### Data for this task
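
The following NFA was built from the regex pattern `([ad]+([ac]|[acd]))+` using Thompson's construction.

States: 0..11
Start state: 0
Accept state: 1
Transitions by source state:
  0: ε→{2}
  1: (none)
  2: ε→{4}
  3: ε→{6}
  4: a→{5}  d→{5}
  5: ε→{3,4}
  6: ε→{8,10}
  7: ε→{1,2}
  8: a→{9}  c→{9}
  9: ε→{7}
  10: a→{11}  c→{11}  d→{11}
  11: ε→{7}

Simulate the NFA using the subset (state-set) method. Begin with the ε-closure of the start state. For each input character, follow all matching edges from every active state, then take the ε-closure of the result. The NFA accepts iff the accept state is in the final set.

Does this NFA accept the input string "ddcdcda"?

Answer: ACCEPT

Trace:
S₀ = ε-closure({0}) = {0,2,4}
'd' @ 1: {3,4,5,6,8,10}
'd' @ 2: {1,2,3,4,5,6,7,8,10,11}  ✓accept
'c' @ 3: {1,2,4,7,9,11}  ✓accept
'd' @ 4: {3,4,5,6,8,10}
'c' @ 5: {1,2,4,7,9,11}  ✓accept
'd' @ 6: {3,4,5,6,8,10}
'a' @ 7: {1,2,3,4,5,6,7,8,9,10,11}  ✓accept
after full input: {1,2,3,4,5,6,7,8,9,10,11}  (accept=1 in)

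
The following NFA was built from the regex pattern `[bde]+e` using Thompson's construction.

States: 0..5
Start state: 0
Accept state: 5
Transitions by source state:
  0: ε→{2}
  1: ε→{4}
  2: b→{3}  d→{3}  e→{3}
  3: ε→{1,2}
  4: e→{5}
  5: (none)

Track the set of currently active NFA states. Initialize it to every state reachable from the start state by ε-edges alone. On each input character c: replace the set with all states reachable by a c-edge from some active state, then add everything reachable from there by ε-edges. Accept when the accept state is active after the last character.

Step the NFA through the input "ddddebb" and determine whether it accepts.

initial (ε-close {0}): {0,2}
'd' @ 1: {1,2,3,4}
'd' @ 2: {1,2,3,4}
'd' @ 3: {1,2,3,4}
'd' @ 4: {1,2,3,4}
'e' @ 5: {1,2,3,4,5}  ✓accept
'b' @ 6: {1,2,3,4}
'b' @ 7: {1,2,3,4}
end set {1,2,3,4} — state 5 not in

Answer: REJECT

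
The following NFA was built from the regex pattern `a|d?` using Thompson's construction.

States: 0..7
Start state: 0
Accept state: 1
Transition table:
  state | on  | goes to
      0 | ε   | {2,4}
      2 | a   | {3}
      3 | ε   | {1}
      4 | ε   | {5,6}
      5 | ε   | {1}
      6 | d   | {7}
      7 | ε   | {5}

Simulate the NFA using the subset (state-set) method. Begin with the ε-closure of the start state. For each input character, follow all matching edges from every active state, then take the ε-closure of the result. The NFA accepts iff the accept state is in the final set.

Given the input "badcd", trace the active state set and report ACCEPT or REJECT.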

### Task goal
The lines above need to be restated word for word, all of them.

### Written response
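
The following NFA was built from the regex pattern `([ad]+([ac]|[acd]))+` using Thompson's construction.

States: 0..11
Start state: 0
Accept state: 1
Transitions by source state:
  0: ε→{2}
  1: (none)
  2: ε→{4}
  3: ε→{6}
  4: a→{5}  d→{5}
  5: ε→{3,4}
  6: ε→{8,10}
  7: ε→{1,2}
  8: a→{9}  c→{9}
  9: ε→{7}
  10: a→{11}  c→{11}  d→{11}
  11: ε→{7}

Simulate the NFA using the subset (state-set) method. Begin with the ε-closure of the start state. For each input character, follow all matching edges from every active state, then take the ε-closure of the result. The NFA accepts iff the accept state is in the final set.

Does this NFA accept the input string "ddcdcda"?

Answer: ACCEPT

Trace:
S₀ = ε-closure({0}) = {0,2,4}
'd' @ 1: {3,4,5,6,8,10}
'd' @ 2: {1,2,3,4,5,6,7,8,10,11}  ✓accept
'c' @ 3: {1,2,4,7,9,11}  ✓accept
'd' @ 4: {3,4,5,6,8,10}
'c' @ 5: {1,2,4,7,9,11}  ✓accept
'd' @ 6: {3,4,5,6,8,10}
'a' @ 7: {1,2,3,4,5,6,7,8,9,10,11}  ✓accept
after full input: {1,2,3,4,5,6,7,8,9,10,11}  (accept=1 in)

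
The following NFA was built from the regex pattern `[bde]+e` using Thompson's construction.

States: 0..5
Start state: 0
Accept state: 5
Transitions by source state:
  0: ε→{2}
  1: ε→{4}
  2: b→{3}  d→{3}  e→{3}
  3: ε→{1,2}
  4: e→{5}
  5: (none)

Track the set of currently active NFA states. Initialize it to every state reachable from the start state by ε-edges alone. On each input character c: replace the set with all states reachable by a c-edge from some active state, then add everything reachable from there by ε-edges. Accept when the accept state is active after the last character.

Step the NFA through the input "ddddebb" and determine whether it accepts.

initial (ε-close {0}): {0,2}
'd' @ 1: {1,2,3,4}
'd' @ 2: {1,2,3,4}
'd' @ 3: {1,2,3,4}
'd' @ 4: {1,2,3,4}
'e' @ 5: {1,2,3,4,5}  ✓accept
'b' @ 6: {1,2,3,4}
'b' @ 7: {1,2,3,4}
end set {1,2,3,4} — state 5 not in

Answer: REJECT

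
The following NFA was built from the regex pattern `a|d?` using Thompson's construction.

States: 0..7
Start state: 0
Accept state: 1
Transition table:
  state | on  | goes to
      0 | ε   | {2,4}
      2 | a   | {3}
      3 | ε   | {1}
      4 | ε   | {5,6}
      5 | ε   | {1}
      6 | d   | {7}
      7 | ε   | {5}

Simulate the NFA using the subset (state-set) method. Begin with the ε-closure of the start state. For each input character, follow all matching edges from every active state, then take the ε-closure of the result. The NFA accepts iff the accept state is in the final set.

Given the input "badcd", trace the active state set and report ACCEPT or REJECT.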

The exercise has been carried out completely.